--- INPUT FOR THIS TASK Enclosed Below ---

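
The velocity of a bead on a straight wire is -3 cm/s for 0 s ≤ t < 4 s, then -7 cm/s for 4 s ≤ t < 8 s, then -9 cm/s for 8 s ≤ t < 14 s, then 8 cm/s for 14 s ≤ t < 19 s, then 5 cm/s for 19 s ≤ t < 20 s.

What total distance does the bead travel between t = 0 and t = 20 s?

Total distance travelled is ∫|v| dt — sum the magnitudes of each area piece.
0–4 s: |-3| × 4 = 12 cm
4–8 s: |-7| × 4 = 28 cm
8–14 s: |-9| × 6 = 54 cm
14–19 s: |8| × 5 = 40 cm
19–20 s: |5| × 1 = 5 cm
Total distance = 139 cm

139 cm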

--- End of Enclosed INPUT FOR THIS TASK ---

Repeat word for word the lines running from the line containing "What total distance" to the end of the entries above, inclusive.

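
What total distance does the bead travel between t = 0 and t = 20 s?

Total distance travelled is ∫|v| dt — sum the magnitudes of each area piece.
0–4 s: |-3| × 4 = 12 cm
4–8 s: |-7| × 4 = 28 cm
8–14 s: |-9| × 6 = 54 cm
14–19 s: |8| × 5 = 40 cm
19–20 s: |5| × 1 = 5 cm
Total distance = 139 cm

139 cm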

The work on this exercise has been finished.